▶ [Task instructions] Which lines below fall between the one containing "0.0206 0.0287 0.0299 0.0233" and the one containing "0.1001 0.1572 0.1566 0.0995"? Repeat them exactly, counting both of those lines, and add nothing else.

[The input]

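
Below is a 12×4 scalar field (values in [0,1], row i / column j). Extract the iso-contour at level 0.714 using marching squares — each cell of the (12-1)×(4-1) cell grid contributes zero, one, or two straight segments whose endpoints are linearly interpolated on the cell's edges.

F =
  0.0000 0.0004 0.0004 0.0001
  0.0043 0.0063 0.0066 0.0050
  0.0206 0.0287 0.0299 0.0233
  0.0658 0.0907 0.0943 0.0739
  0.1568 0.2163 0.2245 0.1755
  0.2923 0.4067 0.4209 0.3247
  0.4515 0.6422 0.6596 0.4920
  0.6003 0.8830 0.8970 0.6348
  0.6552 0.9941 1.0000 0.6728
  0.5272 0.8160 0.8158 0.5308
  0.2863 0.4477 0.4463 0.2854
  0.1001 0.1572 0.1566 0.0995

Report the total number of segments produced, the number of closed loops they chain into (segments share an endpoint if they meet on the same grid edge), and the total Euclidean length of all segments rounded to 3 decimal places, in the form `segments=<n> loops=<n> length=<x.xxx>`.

segments=10 loops=1 length=9.137

cell (6,0): code 0100 → (6.298,1.000)–(7.000,0.402)
cell (6,1): code 1100 → (6.229,2.000)–(6.298,1.000)
cell (6,2): code 1000 → (7.000,2.698)–(6.229,2.000)
cell (7,0): code 0110 → (7.000,0.402)–(8.000,0.174)
cell (7,2): code 1001 → (8.000,2.874)–(7.000,2.698)
cell (8,0): code 0110 → (8.000,0.174)–(9.000,0.647)
cell (8,2): code 1001 → (9.000,2.357)–(8.000,2.874)
cell (9,0): code 0010 → (9.000,0.647)–(9.277,1.000)
cell (9,1): code 0011 → (9.277,1.000)–(9.276,2.000)
cell (9,2): code 0001 → (9.276,2.000)–(9.000,2.357)
total: 10 segments, chained into 1 closed loop(s), length Σ = 9.137348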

[/The input]

▶ [Solution to the exercise]
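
  0.0206 0.0287 0.0299 0.0233
  0.0658 0.0907 0.0943 0.0739
  0.1568 0.2163 0.2245 0.1755
  0.2923 0.4067 0.4209 0.3247
  0.4515 0.6422 0.6596 0.4920
  0.6003 0.8830 0.8970 0.6348
  0.6552 0.9941 1.0000 0.6728
  0.5272 0.8160 0.8158 0.5308
  0.2863 0.4477 0.4463 0.2854
  0.1001 0.1572 0.1566 0.0995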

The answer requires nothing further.